REQUIREMENT: Please filter the entries and return only the lines that include "range".

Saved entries

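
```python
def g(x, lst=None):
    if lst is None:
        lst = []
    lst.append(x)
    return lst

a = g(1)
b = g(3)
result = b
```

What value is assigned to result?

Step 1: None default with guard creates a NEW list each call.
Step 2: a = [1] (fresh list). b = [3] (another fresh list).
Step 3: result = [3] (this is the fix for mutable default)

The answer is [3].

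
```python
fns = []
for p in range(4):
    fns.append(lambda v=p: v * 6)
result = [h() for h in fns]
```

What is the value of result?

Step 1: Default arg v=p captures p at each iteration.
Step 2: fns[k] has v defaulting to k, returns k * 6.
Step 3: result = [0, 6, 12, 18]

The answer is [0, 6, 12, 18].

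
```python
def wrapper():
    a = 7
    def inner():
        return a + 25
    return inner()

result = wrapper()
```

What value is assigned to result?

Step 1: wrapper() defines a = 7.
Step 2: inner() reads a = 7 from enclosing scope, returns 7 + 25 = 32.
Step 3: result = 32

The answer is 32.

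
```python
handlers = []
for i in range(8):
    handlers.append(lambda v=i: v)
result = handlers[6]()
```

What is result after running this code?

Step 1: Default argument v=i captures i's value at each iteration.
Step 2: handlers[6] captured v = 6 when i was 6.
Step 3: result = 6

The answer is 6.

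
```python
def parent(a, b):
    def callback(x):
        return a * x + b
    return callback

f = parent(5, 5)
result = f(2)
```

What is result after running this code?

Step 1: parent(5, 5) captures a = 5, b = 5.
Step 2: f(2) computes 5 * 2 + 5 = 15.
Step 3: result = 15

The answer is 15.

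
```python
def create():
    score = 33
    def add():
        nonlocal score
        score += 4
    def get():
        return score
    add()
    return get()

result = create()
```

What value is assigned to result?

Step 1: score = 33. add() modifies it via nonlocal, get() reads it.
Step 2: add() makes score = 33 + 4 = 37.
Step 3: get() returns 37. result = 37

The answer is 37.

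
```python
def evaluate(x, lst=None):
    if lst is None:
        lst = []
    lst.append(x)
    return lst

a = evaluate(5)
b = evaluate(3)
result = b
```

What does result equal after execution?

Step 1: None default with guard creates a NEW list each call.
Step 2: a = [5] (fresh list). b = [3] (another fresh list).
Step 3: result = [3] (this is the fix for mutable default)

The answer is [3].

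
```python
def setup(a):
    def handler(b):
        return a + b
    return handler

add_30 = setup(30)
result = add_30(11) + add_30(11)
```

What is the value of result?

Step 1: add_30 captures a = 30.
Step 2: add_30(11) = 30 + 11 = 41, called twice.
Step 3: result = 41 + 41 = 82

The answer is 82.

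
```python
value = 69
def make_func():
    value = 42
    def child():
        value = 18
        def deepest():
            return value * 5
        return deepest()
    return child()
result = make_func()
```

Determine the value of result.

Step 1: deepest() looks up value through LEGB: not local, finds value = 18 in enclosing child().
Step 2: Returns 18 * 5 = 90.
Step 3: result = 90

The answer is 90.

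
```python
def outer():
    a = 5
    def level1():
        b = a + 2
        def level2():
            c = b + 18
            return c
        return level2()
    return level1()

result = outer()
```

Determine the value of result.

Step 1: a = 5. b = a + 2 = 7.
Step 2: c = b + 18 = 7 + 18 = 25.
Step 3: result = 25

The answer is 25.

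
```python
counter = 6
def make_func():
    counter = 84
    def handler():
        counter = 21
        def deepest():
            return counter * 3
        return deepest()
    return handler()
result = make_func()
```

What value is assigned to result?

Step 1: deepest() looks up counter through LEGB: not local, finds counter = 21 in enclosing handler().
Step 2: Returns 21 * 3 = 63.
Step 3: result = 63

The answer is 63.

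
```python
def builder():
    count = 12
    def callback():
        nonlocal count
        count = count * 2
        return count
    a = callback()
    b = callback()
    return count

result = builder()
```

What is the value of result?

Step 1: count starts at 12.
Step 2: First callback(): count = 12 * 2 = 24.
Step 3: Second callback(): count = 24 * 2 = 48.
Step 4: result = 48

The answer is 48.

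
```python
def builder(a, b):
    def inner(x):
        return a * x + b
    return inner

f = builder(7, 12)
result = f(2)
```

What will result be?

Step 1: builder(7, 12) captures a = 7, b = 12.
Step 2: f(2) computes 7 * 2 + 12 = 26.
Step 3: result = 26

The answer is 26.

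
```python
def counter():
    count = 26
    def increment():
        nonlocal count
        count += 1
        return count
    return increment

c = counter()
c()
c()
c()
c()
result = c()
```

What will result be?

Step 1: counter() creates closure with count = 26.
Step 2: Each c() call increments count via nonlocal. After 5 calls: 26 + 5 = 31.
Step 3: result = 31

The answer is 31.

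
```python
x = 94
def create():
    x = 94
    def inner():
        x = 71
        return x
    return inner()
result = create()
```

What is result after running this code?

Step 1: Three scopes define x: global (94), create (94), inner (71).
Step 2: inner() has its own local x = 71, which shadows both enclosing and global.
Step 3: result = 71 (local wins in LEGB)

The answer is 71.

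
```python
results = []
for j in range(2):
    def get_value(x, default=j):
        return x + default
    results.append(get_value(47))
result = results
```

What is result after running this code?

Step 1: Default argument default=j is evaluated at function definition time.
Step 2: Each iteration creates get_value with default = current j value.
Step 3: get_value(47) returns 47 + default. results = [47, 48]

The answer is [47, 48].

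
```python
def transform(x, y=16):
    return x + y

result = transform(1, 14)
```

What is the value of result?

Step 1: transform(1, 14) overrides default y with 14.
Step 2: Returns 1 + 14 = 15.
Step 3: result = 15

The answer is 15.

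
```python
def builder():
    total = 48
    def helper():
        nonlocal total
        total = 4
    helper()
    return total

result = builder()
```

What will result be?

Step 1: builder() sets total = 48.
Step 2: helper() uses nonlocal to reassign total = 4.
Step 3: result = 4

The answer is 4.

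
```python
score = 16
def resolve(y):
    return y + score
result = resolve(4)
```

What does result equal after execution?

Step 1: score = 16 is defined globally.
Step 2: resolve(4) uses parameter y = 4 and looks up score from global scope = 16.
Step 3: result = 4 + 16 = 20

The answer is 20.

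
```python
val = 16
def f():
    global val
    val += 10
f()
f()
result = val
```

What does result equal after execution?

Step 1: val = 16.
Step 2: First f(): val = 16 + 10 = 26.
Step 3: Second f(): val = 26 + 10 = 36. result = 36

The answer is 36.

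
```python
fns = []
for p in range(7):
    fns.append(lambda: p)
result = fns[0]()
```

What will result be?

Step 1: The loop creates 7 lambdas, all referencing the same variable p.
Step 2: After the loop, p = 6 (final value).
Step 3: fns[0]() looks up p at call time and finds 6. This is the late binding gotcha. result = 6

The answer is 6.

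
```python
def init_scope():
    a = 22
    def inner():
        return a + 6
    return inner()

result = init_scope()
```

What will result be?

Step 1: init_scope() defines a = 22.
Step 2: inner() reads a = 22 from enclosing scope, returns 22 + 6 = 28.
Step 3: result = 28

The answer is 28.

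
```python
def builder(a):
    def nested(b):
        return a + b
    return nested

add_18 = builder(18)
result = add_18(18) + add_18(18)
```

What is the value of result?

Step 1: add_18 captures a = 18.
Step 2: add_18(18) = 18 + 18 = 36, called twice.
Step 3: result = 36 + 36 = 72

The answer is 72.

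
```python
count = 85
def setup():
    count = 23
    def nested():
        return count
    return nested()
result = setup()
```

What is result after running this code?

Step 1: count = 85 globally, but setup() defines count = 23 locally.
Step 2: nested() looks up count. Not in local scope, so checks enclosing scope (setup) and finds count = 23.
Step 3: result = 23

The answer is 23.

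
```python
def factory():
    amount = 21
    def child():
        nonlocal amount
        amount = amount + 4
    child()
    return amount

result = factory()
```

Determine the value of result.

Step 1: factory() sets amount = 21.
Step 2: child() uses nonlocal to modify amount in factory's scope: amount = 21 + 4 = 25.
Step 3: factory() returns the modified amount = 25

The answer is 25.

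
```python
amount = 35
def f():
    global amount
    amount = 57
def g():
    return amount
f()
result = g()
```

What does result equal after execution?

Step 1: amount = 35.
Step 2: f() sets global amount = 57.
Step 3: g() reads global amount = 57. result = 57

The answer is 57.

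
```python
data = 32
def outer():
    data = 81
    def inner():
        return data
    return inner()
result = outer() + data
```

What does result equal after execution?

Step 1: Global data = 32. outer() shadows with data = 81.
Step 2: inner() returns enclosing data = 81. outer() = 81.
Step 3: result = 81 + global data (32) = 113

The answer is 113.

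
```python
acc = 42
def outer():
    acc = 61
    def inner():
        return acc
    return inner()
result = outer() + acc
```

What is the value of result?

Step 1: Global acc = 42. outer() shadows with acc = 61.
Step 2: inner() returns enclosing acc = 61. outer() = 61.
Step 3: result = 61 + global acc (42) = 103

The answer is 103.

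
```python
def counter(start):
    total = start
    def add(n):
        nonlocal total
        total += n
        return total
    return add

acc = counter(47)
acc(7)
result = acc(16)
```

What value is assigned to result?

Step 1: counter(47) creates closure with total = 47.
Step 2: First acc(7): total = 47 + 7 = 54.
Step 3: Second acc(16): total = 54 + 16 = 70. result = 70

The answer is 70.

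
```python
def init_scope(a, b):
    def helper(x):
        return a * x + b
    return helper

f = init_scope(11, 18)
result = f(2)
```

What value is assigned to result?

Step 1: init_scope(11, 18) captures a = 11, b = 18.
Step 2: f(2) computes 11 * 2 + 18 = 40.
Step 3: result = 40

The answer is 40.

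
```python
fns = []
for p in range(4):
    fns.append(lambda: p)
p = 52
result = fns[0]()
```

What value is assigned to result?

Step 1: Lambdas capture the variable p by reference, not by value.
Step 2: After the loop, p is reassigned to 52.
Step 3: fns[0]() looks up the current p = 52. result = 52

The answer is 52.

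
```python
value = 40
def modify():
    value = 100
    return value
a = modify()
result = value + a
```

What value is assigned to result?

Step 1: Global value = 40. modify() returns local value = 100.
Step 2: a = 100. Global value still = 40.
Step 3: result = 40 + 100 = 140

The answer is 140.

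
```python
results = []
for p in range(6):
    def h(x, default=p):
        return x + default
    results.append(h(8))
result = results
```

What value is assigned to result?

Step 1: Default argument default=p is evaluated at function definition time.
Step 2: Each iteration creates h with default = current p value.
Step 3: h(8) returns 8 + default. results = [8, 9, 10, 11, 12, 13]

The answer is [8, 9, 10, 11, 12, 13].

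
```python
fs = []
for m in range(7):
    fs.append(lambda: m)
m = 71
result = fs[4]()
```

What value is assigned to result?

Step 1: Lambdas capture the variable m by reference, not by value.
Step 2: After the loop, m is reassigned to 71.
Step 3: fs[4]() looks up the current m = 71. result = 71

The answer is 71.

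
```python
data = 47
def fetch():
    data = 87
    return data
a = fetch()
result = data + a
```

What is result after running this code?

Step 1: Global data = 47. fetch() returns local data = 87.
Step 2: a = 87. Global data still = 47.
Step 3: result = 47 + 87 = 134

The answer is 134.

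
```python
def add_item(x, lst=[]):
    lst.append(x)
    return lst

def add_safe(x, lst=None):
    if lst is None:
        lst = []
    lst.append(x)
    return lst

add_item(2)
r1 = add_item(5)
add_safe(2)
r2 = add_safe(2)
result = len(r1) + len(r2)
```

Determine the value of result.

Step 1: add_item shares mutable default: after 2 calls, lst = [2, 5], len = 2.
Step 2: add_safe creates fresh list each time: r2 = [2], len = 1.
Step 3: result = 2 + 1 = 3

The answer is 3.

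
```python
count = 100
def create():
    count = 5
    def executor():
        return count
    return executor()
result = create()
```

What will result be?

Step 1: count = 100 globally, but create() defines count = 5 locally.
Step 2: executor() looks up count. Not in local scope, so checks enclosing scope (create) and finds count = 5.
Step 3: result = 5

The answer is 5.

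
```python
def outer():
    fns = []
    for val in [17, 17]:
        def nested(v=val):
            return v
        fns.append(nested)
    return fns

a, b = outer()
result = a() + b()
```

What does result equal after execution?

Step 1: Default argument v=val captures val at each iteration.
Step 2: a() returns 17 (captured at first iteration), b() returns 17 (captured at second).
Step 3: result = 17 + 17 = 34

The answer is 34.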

YOUR SOLUTION:
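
for p in range(4):
for i in range(8):
for j in range(2):
for p in range(7):
for p in range(4):
for p in range(6):
for m in range(7):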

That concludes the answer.